Saved entries:
○ ○ ○ ○ ○
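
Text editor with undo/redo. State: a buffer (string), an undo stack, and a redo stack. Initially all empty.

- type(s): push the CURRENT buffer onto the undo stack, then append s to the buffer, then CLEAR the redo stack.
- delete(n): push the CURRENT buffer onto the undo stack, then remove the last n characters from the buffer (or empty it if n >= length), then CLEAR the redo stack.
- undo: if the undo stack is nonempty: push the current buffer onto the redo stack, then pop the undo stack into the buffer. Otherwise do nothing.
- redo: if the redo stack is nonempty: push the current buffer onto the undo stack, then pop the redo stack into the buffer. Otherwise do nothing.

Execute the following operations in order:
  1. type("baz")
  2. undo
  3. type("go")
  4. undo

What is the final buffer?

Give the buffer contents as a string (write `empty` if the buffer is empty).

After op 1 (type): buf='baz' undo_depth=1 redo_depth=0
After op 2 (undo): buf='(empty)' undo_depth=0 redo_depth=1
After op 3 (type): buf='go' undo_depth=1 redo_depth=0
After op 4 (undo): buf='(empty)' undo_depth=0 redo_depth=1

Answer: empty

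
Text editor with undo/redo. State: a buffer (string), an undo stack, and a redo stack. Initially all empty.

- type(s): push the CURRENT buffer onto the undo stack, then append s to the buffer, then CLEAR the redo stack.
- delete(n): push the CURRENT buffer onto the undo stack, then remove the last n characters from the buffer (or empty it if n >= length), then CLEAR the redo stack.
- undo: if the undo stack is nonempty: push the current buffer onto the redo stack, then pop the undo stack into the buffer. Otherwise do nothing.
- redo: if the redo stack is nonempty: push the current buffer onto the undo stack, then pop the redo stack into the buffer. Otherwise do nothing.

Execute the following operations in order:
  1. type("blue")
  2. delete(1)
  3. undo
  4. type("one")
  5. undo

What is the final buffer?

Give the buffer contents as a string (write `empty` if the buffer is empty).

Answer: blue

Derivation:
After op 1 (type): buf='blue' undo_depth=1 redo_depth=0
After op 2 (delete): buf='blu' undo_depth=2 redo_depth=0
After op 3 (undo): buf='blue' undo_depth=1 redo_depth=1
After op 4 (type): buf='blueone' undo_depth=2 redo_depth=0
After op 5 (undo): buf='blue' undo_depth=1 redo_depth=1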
○ ○ ○ ○ ○
* Brief
Each entry needs to be copied out exactly.

* Exercise result
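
Text editor with undo/redo. State: a buffer (string), an undo stack, and a redo stack. Initially all empty.

- type(s): push the CURRENT buffer onto the undo stack, then append s to the buffer, then CLEAR the redo stack.
- delete(n): push the CURRENT buffer onto the undo stack, then remove the last n characters from the buffer (or empty it if n >= length), then CLEAR the redo stack.
- undo: if the undo stack is nonempty: push the current buffer onto the redo stack, then pop the undo stack into the buffer. Otherwise do nothing.
- redo: if the redo stack is nonempty: push the current buffer onto the undo stack, then pop the redo stack into the buffer. Otherwise do nothing.

Execute the following operations in order:
  1. type("baz")
  2. undo
  3. type("go")
  4. undo

What is the final buffer?

Give the buffer contents as a string (write `empty` if the buffer is empty).

After op 1 (type): buf='baz' undo_depth=1 redo_depth=0
After op 2 (undo): buf='(empty)' undo_depth=0 redo_depth=1
After op 3 (type): buf='go' undo_depth=1 redo_depth=0
After op 4 (undo): buf='(empty)' undo_depth=0 redo_depth=1

Answer: empty

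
Text editor with undo/redo. State: a buffer (string), an undo stack, and a redo stack. Initially all empty.

- type(s): push the CURRENT buffer onto the undo stack, then append s to the buffer, then CLEAR the redo stack.
- delete(n): push the CURRENT buffer onto the undo stack, then remove the last n characters from the buffer (or empty it if n >= length), then CLEAR the redo stack.
- undo: if the undo stack is nonempty: push the current buffer onto the redo stack, then pop the undo stack into the buffer. Otherwise do nothing.
- redo: if the redo stack is nonempty: push the current buffer onto the undo stack, then pop the redo stack into the buffer. Otherwise do nothing.

Execute the following operations in order:
  1. type("blue")
  2. delete(1)
  3. undo
  4. type("one")
  5. undo

What is the final buffer?

Give the buffer contents as a string (write `empty` if the buffer is empty).

Answer: blue

Derivation:
After op 1 (type): buf='blue' undo_depth=1 redo_depth=0
After op 2 (delete): buf='blu' undo_depth=2 redo_depth=0
After op 3 (undo): buf='blue' undo_depth=1 redo_depth=1
After op 4 (type): buf='blueone' undo_depth=2 redo_depth=0
After op 5 (undo): buf='blue' undo_depth=1 redo_depth=1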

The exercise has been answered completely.